▶ _Instructions for the task_:
A complete, exact copy of the records below is the required result.

(Stored data)

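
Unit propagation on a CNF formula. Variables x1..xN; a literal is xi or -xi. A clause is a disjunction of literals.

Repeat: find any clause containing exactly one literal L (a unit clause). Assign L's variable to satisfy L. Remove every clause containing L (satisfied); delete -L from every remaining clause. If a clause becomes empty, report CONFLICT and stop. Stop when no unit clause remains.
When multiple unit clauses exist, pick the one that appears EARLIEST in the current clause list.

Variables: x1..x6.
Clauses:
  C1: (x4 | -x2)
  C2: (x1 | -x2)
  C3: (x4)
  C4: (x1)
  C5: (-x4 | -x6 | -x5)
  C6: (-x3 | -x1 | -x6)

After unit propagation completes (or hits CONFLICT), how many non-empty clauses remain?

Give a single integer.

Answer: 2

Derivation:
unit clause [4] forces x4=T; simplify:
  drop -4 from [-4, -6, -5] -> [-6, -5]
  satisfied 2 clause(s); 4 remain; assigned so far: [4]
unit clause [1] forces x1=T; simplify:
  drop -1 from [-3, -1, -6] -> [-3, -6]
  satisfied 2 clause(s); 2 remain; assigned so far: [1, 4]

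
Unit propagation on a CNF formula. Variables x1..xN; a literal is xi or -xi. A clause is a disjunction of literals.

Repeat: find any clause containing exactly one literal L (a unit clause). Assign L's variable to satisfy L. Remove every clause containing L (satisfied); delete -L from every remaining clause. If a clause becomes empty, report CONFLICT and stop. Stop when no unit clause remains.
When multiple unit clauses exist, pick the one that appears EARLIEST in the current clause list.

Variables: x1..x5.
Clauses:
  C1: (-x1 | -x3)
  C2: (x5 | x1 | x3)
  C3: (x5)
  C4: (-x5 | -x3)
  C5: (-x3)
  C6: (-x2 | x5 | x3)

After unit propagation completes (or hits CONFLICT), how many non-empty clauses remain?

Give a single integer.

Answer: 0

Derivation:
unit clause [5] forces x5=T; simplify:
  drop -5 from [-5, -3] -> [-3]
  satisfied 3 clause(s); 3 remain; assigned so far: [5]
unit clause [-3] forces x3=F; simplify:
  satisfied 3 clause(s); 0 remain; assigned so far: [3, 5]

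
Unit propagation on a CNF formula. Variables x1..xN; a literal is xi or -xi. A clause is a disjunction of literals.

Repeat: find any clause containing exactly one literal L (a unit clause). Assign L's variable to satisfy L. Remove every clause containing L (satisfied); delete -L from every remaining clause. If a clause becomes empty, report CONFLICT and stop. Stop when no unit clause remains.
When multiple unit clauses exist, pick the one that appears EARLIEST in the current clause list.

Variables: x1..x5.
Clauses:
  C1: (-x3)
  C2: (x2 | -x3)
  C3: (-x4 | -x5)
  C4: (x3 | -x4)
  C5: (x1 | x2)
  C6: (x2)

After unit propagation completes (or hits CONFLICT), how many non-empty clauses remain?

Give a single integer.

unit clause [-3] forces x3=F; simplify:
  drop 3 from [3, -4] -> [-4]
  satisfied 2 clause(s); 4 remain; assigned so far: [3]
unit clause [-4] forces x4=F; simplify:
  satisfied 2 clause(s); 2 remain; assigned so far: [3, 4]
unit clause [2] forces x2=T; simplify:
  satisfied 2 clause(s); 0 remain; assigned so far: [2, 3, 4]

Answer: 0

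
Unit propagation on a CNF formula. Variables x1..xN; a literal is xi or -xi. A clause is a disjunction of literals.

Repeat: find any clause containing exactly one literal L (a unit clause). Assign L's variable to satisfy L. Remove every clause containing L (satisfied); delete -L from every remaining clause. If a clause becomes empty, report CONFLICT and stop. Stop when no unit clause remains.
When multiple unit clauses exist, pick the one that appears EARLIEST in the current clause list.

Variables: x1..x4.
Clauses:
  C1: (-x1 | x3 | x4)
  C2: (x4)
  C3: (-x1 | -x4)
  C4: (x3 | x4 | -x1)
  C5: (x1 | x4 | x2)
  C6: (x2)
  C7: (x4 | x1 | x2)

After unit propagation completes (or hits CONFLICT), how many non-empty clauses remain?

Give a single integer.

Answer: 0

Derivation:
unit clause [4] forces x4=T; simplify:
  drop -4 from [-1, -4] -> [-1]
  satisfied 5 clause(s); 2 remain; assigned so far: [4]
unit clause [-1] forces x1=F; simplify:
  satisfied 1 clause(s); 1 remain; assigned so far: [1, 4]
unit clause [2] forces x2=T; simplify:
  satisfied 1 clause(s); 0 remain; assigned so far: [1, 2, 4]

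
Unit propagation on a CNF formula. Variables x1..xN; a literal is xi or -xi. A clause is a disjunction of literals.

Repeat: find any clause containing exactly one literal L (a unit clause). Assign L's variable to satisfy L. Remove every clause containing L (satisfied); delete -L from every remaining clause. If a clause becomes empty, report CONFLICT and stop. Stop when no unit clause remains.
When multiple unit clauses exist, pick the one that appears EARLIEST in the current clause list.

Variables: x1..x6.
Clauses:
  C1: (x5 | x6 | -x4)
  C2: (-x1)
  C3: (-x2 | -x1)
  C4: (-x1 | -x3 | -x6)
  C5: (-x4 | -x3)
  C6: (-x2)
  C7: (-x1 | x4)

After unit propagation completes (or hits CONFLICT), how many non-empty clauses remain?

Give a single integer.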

▶ _Solved problem_:
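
Unit propagation on a CNF formula. Variables x1..xN; a literal is xi or -xi. A clause is a disjunction of literals.

Repeat: find any clause containing exactly one literal L (a unit clause). Assign L's variable to satisfy L. Remove every clause containing L (satisfied); delete -L from every remaining clause. If a clause becomes empty, report CONFLICT and stop. Stop when no unit clause remains.
When multiple unit clauses exist, pick the one that appears EARLIEST in the current clause list.

Variables: x1..x6.
Clauses:
  C1: (x4 | -x2)
  C2: (x1 | -x2)
  C3: (x4)
  C4: (x1)
  C5: (-x4 | -x6 | -x5)
  C6: (-x3 | -x1 | -x6)

After unit propagation completes (or hits CONFLICT), how many non-empty clauses remain?

Give a single integer.

Answer: 2

Derivation:
unit clause [4] forces x4=T; simplify:
  drop -4 from [-4, -6, -5] -> [-6, -5]
  satisfied 2 clause(s); 4 remain; assigned so far: [4]
unit clause [1] forces x1=T; simplify:
  drop -1 from [-3, -1, -6] -> [-3, -6]
  satisfied 2 clause(s); 2 remain; assigned so far: [1, 4]

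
Unit propagation on a CNF formula. Variables x1..xN; a literal is xi or -xi. A clause is a disjunction of literals.

Repeat: find any clause containing exactly one literal L (a unit clause). Assign L's variable to satisfy L. Remove every clause containing L (satisfied); delete -L from every remaining clause. If a clause becomes empty, report CONFLICT and stop. Stop when no unit clause remains.
When multiple unit clauses exist, pick the one that appears EARLIEST in the current clause list.

Variables: x1..x5.
Clauses:
  C1: (-x1 | -x3)
  C2: (x5 | x1 | x3)
  C3: (x5)
  C4: (-x5 | -x3)
  C5: (-x3)
  C6: (-x2 | x5 | x3)

After unit propagation completes (or hits CONFLICT), how many non-empty clauses remain?

Give a single integer.

Answer: 0

Derivation:
unit clause [5] forces x5=T; simplify:
  drop -5 from [-5, -3] -> [-3]
  satisfied 3 clause(s); 3 remain; assigned so far: [5]
unit clause [-3] forces x3=F; simplify:
  satisfied 3 clause(s); 0 remain; assigned so far: [3, 5]

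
Unit propagation on a CNF formula. Variables x1..xN; a literal is xi or -xi. A clause is a disjunction of literals.

Repeat: find any clause containing exactly one literal L (a unit clause). Assign L's variable to satisfy L. Remove every clause containing L (satisfied); delete -L from every remaining clause. If a clause becomes empty, report CONFLICT and stop. Stop when no unit clause remains.
When multiple unit clauses exist, pick the one that appears EARLIEST in the current clause list.

Variables: x1..x5.
Clauses:
  C1: (-x3)
  C2: (x2 | -x3)
  C3: (-x4 | -x5)
  C4: (x3 | -x4)
  C5: (x1 | x2)
  C6: (x2)

After unit propagation completes (or hits CONFLICT), how many non-empty clauses remain?

Give a single integer.

unit clause [-3] forces x3=F; simplify:
  drop 3 from [3, -4] -> [-4]
  satisfied 2 clause(s); 4 remain; assigned so far: [3]
unit clause [-4] forces x4=F; simplify:
  satisfied 2 clause(s); 2 remain; assigned so far: [3, 4]
unit clause [2] forces x2=T; simplify:
  satisfied 2 clause(s); 0 remain; assigned so far: [2, 3, 4]

Answer: 0

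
Unit propagation on a CNF formula. Variables x1..xN; a literal is xi or -xi. A clause is a disjunction of literals.

Repeat: find any clause containing exactly one literal L (a unit clause). Assign L's variable to satisfy L. Remove every clause containing L (satisfied); delete -L from every remaining clause. If a clause becomes empty, report CONFLICT and stop. Stop when no unit clause remains.
When multiple unit clauses exist, pick the one that appears EARLIEST in the current clause list.

Variables: x1..x4.
Clauses:
  C1: (-x1 | x3 | x4)
  C2: (x4)
  C3: (-x1 | -x4)
  C4: (x3 | x4 | -x1)
  C5: (x1 | x4 | x2)
  C6: (x2)
  C7: (x4 | x1 | x2)

After unit propagation completes (or hits CONFLICT), how many non-empty clauses remain?

Give a single integer.

Answer: 0

Derivation:
unit clause [4] forces x4=T; simplify:
  drop -4 from [-1, -4] -> [-1]
  satisfied 5 clause(s); 2 remain; assigned so far: [4]
unit clause [-1] forces x1=F; simplify:
  satisfied 1 clause(s); 1 remain; assigned so far: [1, 4]
unit clause [2] forces x2=T; simplify:
  satisfied 1 clause(s); 0 remain; assigned so far: [1, 2, 4]

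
Unit propagation on a CNF formula. Variables x1..xN; a literal is xi or -xi. A clause is a disjunction of literals.

Repeat: find any clause containing exactly one literal L (a unit clause). Assign L's variable to satisfy L. Remove every clause containing L (satisfied); delete -L from every remaining clause. If a clause becomes empty, report CONFLICT and stop. Stop when no unit clause remains.
When multiple unit clauses exist, pick the one that appears EARLIEST in the current clause list.

Variables: x1..x6.
Clauses:
  C1: (x5 | x6 | -x4)
  C2: (-x1)
  C3: (-x2 | -x1)
  C4: (-x1 | -x3 | -x6)
  C5: (-x4 | -x3)
  C6: (-x2)
  C7: (-x1 | x4)

After unit propagation completes (or hits CONFLICT), how many non-empty clauses remain?

Give a single integer.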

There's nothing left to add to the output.